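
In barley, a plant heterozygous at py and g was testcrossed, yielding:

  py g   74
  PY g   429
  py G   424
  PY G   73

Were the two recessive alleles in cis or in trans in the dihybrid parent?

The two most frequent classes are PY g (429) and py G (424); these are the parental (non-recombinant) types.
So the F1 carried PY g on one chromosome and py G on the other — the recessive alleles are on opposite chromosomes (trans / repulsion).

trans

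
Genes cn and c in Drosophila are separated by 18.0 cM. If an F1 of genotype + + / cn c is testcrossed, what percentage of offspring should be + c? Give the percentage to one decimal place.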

.....

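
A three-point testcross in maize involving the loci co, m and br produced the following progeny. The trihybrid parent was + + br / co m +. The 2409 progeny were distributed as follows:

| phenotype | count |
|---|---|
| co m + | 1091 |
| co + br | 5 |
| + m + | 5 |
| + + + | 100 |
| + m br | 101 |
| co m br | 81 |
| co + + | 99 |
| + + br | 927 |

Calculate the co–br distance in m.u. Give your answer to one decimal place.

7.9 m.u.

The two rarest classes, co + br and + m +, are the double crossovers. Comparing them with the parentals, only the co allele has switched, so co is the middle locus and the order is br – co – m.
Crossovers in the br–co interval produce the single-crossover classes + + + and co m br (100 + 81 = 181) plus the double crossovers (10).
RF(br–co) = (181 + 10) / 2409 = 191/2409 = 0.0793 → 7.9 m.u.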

.....

* _WORK TO BE COMPLETED_
In the records above, the line with "Were the two" marks the start and the line with "Genes cn and" marks the end; copy that stretch exactly, both lines included, and nothing else.

* _RESPONSE BELOW_
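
Were the two recessive alleles in cis or in trans in the dihybrid parent?

The two most frequent classes are PY g (429) and py G (424); these are the parental (non-recombinant) types.
So the F1 carried PY g on one chromosome and py G on the other — the recessive alleles are on opposite chromosomes (trans / repulsion).

trans

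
Genes cn and c in Drosophila are separated by 18.0 cM. If an F1 of genotype + + / cn c is testcrossed, what percentage of offspring should be + c? Give the percentage to one decimal place.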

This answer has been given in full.